━━━ INFORMATION GIVEN ━━━
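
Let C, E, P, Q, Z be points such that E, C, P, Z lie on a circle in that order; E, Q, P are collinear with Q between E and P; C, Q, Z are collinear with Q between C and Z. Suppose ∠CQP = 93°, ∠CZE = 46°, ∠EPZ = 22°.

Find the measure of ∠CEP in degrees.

∠CEP = 71°

1. ∠CQE = 87°  [linear pair at Q on EP]
2. ∠ECZ = 22°  [same arc EZ]
3. ∠CEP = 71°  [△EQC]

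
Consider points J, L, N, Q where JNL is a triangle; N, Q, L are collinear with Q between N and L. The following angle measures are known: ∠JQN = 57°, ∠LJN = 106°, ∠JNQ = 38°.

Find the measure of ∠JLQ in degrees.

∠JLQ = 36°

1. ∠JNL = 38°  [Q on ray NL]
2. ∠JLN = 36°  [△JNL]
3. ∠JLQ = 36°  [Q on ray LN]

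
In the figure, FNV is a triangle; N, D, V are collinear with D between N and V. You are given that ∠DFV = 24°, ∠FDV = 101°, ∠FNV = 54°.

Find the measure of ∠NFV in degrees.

∠NFV = 71°

1. ∠DVF = 55°  [△FDV]
2. ∠FVN = 55°  [D on ray VN]
3. ∠NFV = 71°  [△FNV]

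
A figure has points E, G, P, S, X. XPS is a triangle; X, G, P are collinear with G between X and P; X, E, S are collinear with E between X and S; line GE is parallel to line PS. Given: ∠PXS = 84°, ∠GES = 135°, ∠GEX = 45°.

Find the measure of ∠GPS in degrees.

∠GPS = 51°

1. ∠EXG = 84°  [G on XP, E on XS]
2. ∠EGX = 51°  [△XGE]
3. ∠EGP = 129°  [linear pair at G on XP]
4. ∠GPS = 51°  [GE∥PS, co-interior at P–G]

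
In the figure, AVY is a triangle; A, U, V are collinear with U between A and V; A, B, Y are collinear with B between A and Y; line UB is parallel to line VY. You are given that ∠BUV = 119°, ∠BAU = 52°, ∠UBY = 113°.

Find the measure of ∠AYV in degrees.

∠AYV = 67°

1. ∠AUB = 61°  [linear pair at U on AV]
2. ∠ABU = 67°  [△AUB]
3. ∠AYV = 67°  [UB∥VY, corresponding at B]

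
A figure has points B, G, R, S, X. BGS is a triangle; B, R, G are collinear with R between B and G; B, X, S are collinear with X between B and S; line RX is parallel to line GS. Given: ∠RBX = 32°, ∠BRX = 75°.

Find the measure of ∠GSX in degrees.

1. ∠BXR = 73°  [△BRX]
2. ∠RXS = 107°  [linear pair at X on BS]
3. ∠GSX = 73°  [RX∥GS, co-interior at S–X]

∠GSX = 73°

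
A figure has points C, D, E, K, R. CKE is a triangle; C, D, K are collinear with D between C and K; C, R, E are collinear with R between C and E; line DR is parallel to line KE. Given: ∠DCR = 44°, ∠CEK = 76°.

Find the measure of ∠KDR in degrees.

1. ∠ECK = 44°  [D on CK, R on CE]
2. ∠CKE = 60°  [△CKE]
3. ∠CDR = 60°  [DR∥KE, corresponding at D]
4. ∠KDR = 120°  [linear pair at D on CK]

∠KDR = 120°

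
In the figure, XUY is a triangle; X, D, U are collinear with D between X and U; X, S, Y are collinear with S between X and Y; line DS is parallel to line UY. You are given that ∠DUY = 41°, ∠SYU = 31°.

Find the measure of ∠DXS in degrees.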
━━━
-- PROMPT --
A faithful copy is required of the lines from the one with "In the figure, AVY" through the last line of the data; please add nothing.

-- WRITTEN ANSWER --
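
In the figure, AVY is a triangle; A, U, V are collinear with U between A and V; A, B, Y are collinear with B between A and Y; line UB is parallel to line VY. You are given that ∠BUV = 119°, ∠BAU = 52°, ∠UBY = 113°.

Find the measure of ∠AYV in degrees.

∠AYV = 67°

1. ∠AUB = 61°  [linear pair at U on AV]
2. ∠ABU = 67°  [△AUB]
3. ∠AYV = 67°  [UB∥VY, corresponding at B]

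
A figure has points B, G, R, S, X. BGS is a triangle; B, R, G are collinear with R between B and G; B, X, S are collinear with X between B and S; line RX is parallel to line GS. Given: ∠RBX = 32°, ∠BRX = 75°.

Find the measure of ∠GSX in degrees.

1. ∠BXR = 73°  [△BRX]
2. ∠RXS = 107°  [linear pair at X on BS]
3. ∠GSX = 73°  [RX∥GS, co-interior at S–X]

∠GSX = 73°

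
A figure has points C, D, E, K, R. CKE is a triangle; C, D, K are collinear with D between C and K; C, R, E are collinear with R between C and E; line DR is parallel to line KE. Given: ∠DCR = 44°, ∠CEK = 76°.

Find the measure of ∠KDR in degrees.

1. ∠ECK = 44°  [D on CK, R on CE]
2. ∠CKE = 60°  [△CKE]
3. ∠CDR = 60°  [DR∥KE, corresponding at D]
4. ∠KDR = 120°  [linear pair at D on CK]

∠KDR = 120°

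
In the figure, XUY is a triangle; X, D, U are collinear with D between X and U; X, S, Y are collinear with S between X and Y; line DS is parallel to line UY. You are given that ∠DUY = 41°, ∠SYU = 31°.

Find the measure of ∠DXS in degrees.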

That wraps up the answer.